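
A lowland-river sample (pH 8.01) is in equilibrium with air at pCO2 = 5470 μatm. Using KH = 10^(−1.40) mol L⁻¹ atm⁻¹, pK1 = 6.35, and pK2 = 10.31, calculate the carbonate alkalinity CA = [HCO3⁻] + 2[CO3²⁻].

[CO2*] = KH · pCO2 = 10^(−1.40) × 5470×10^-6 = 2.178×10^-4 mol/L
α₀ = 1/(1 + K1/[H⁺] + K1K2/[H⁺]²) = 1/(1 + 10^+1.66 + 10^-0.64) = 0.02130
DIC = [CO2*]/α₀ = 2.178×10^-4 / 0.02130 = 10.22 mmol/L
CA = (α₁ + 2α₂)·DIC = (0.9738 + 2×0.004881) × 10.22 = 10.1 mmol/L

CA = 10.1 mmol/L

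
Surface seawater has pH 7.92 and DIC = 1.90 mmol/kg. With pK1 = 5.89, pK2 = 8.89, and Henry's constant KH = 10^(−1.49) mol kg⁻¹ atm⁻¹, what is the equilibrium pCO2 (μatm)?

α₀ = 1 / (1 + K1/[H⁺] + K1K2/[H⁺]²) = 1 / (1 + 10^+2.03 + 10^+1.06)
   = 1 / (1 + 107.15 + 11.482) = 1/119.63 = 0.008359
[CO2*] = α₀ × DIC = 0.008359 × 1.90 = 0.01588 mmol/kg = 15.88 μmol/kg
pCO2 = [CO2*]/KH = 1.588×10^-5 / 3.236×10^-2 = 491 μatm

pCO2 = 491 μatm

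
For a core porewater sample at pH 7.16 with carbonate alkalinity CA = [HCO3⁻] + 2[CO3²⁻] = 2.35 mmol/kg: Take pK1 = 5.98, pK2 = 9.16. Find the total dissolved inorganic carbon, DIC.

DIC = 2.48 mmol/kg

CA = [HCO3⁻] + 2[CO3²⁻] = (α₁ + 2α₂)·DIC
At pH 7.16: [H⁺]/K1 = 10^-1.18 = 0.066069, K2/[H⁺] = 10^-2.00 = 0.010000
α₁ = 1/(1 + 0.066069 + 0.010000) = 1/1.0761 = 0.9293; α₂ = α₁·K2/[H⁺] = 0.009293
α₁ + 2α₂ = 0.9479
DIC = CA / (α₁ + 2α₂) = 2.35 / 0.9479 = 2.48 mmol/kg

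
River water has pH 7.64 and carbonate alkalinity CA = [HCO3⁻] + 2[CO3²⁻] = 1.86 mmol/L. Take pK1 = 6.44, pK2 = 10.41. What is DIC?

DIC = 1.97 mmol/L

CA = [HCO3⁻] + 2[CO3²⁻] = (α₁ + 2α₂)·DIC
At pH 7.64: [H⁺]/K1 = 10^-1.20 = 0.063096, K2/[H⁺] = 10^-2.77 = 0.0016982
α₁ = 1/(1 + 0.063096 + 0.0016982) = 1/1.0648 = 0.9391; α₂ = α₁·K2/[H⁺] = 0.001595
α₁ + 2α₂ = 0.9423
DIC = CA / (α₁ + 2α₂) = 1.86 / 0.9423 = 1.97 mmol/L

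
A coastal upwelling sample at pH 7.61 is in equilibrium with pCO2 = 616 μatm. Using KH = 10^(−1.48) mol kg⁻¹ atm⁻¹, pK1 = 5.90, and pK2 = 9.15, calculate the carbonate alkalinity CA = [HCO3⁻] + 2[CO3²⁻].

CA = 1.11 mmol/kg

[CO2*] = KH · pCO2 = 10^(−1.48) × 616×10^-6 = 2.040×10^-5 mol/kg
α₀ = 1/(1 + K1/[H⁺] + K1K2/[H⁺]²) = 1/(1 + 10^+1.71 + 10^+0.17) = 0.01860
DIC = [CO2*]/α₀ = 2.040×10^-5 / 0.01860 = 1.097 mmol/kg
CA = (α₁ + 2α₂)·DIC = (0.9539 + 2×0.02751) × 1.097 = 1.11 mmol/kg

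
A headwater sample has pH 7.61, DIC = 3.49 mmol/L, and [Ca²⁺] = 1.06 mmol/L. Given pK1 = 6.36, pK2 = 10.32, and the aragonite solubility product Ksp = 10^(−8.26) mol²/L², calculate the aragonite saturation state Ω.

α₂ = 1 / (1 + [H⁺]/K2 + [H⁺]²/(K1K2)) = 1 / (1 + 10^+2.71 + 10^+1.46)
   = 1 / (1 + 512.86 + 28.840) = 1/542.70 = 0.001843
[CO3²⁻] = α₂ × DIC = 0.001843 × 3.49 = 0.006431 mmol/L = 6.431 μmol/L
Ksp = 10^(−8.26) = 5.495×10^-9
Ω = [Ca²⁺][CO3²⁻]/Ksp = (1.06×10^-3)(6.431×10^-6) / 5.495×10^-9 = 1.24

Ω = 1.24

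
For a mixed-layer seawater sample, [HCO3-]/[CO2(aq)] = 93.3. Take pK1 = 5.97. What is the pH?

pH = 7.94

From K1 = [H⁺][HCO3-]/[CO2(aq)]:  pH = pK1 + log₁₀([HCO3-]/[CO2(aq)])
log₁₀(93.3) = +1.970
pH = 5.97 + (+1.970) = 7.94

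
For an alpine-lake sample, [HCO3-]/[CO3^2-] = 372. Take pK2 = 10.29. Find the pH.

pH = 7.72

From K2 = [H⁺][CO3^2-]/[HCO3-]:  pH = pK2 − log₁₀([HCO3-]/[CO3^2-])
log₁₀(372) = +2.571
pH = 10.29 − (+2.571) = 7.72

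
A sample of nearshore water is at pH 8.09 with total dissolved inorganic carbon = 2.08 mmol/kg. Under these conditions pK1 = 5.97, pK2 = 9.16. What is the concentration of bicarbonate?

α₁ = 1 / (1 + [H⁺]/K1 + K2/[H⁺]) = 1 / (1 + 10^-2.12 + 10^-1.07)
   = 1 / (1 + 0.0075858 + 0.085114) = 1/1.0927 = 0.9152
[HCO3⁻] = α₁ × DIC = 0.9152 × 2.08 = 1.90 mmol/kg

[HCO3⁻] = 1.90 mmol/kg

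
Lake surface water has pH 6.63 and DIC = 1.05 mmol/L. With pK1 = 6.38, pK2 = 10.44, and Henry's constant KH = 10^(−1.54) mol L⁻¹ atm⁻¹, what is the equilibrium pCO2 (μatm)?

pCO2 = 1.31×10^4 μatm

α₀ = 1 / (1 + K1/[H⁺] + K1K2/[H⁺]²) = 1 / (1 + 10^+0.25 + 10^-3.56)
   = 1 / (1 + 1.7783 + 0.00027542) = 1/2.7786 = 0.3599
[CO2*] = α₀ × DIC = 0.3599 × 1.05 = 0.3779 mmol/L
pCO2 = [CO2*]/KH = 3.779×10^-4 / 2.884×10^-2 = 1.31×10^4 μatm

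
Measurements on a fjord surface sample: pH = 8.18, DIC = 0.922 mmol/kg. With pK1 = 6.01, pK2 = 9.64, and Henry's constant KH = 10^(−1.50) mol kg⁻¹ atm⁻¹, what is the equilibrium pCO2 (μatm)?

pCO2 = 189 μatm

α₀ = 1 / (1 + K1/[H⁺] + K1K2/[H⁺]²) = 1 / (1 + 10^+2.17 + 10^+0.71)
   = 1 / (1 + 147.91 + 5.1286) = 1/154.04 = 0.006492
[CO2*] = α₀ × DIC = 0.006492 × 0.922 = 0.005985 mmol/kg = 5.985 μmol/kg
pCO2 = [CO2*]/KH = 5.985×10^-6 / 3.162×10^-2 = 189 μatm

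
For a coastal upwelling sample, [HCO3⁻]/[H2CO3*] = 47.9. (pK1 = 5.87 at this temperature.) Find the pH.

From K1 = [H⁺][HCO3⁻]/[H2CO3*]:  pH = pK1 + log₁₀([HCO3⁻]/[H2CO3*])
log₁₀(47.9) = +1.680
pH = 5.87 + (+1.680) = 7.55

pH = 7.55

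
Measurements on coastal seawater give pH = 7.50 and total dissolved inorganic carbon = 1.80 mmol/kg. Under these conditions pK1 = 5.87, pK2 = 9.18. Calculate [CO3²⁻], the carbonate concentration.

α₂ = 1 / (1 + [H⁺]/K2 + [H⁺]²/(K1K2)) = 1 / (1 + 10^+1.68 + 10^+0.05)
   = 1 / (1 + 47.863 + 1.1220) = 1/49.985 = 0.02001
[CO3²⁻] = α₂ × DIC = 0.02001 × 1.80 = 0.0360 mmol/kg

[CO3²⁻] = 0.0360 mmol/kg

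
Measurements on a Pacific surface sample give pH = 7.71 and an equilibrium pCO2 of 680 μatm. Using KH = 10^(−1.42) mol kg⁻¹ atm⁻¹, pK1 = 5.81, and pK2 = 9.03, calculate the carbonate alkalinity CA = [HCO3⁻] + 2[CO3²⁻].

CA = 2.25 mmol/kg

[CO2*] = KH · pCO2 = 10^(−1.42) × 680×10^-6 = 2.585×10^-5 mol/kg
α₀ = 1/(1 + K1/[H⁺] + K1K2/[H⁺]²) = 1/(1 + 10^+1.90 + 10^+0.58) = 0.01187
DIC = [CO2*]/α₀ = 2.585×10^-5 / 0.01187 = 2.178 mmol/kg
CA = (α₁ + 2α₂)·DIC = (0.9430 + 2×0.04513) × 2.178 = 2.25 mmol/kg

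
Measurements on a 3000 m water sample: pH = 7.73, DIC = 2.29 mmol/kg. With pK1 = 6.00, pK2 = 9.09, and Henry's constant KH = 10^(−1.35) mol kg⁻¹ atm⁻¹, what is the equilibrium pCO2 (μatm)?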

####################

- [Brief]: Your answer must consist only of the lines from the one with "Measurements on coastal" through the final line of the entries, each retyped exactly.

- [Result below]:
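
Measurements on coastal seawater give pH = 7.50 and total dissolved inorganic carbon = 1.80 mmol/kg. Under these conditions pK1 = 5.87, pK2 = 9.18. Calculate [CO3²⁻], the carbonate concentration.

α₂ = 1 / (1 + [H⁺]/K2 + [H⁺]²/(K1K2)) = 1 / (1 + 10^+1.68 + 10^+0.05)
   = 1 / (1 + 47.863 + 1.1220) = 1/49.985 = 0.02001
[CO3²⁻] = α₂ × DIC = 0.02001 × 1.80 = 0.0360 mmol/kg

[CO3²⁻] = 0.0360 mmol/kg

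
Measurements on a Pacific surface sample give pH = 7.71 and an equilibrium pCO2 of 680 μatm. Using KH = 10^(−1.42) mol kg⁻¹ atm⁻¹, pK1 = 5.81, and pK2 = 9.03, calculate the carbonate alkalinity CA = [HCO3⁻] + 2[CO3²⁻].

CA = 2.25 mmol/kg

[CO2*] = KH · pCO2 = 10^(−1.42) × 680×10^-6 = 2.585×10^-5 mol/kg
α₀ = 1/(1 + K1/[H⁺] + K1K2/[H⁺]²) = 1/(1 + 10^+1.90 + 10^+0.58) = 0.01187
DIC = [CO2*]/α₀ = 2.585×10^-5 / 0.01187 = 2.178 mmol/kg
CA = (α₁ + 2α₂)·DIC = (0.9430 + 2×0.04513) × 2.178 = 2.25 mmol/kg

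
Measurements on a 3000 m water sample: pH = 7.73, DIC = 2.29 mmol/kg. With pK1 = 6.00, pK2 = 9.09, and Henry's constant KH = 10^(−1.35) mol kg⁻¹ atm⁻¹, what is the equilibrium pCO2 (μatm)?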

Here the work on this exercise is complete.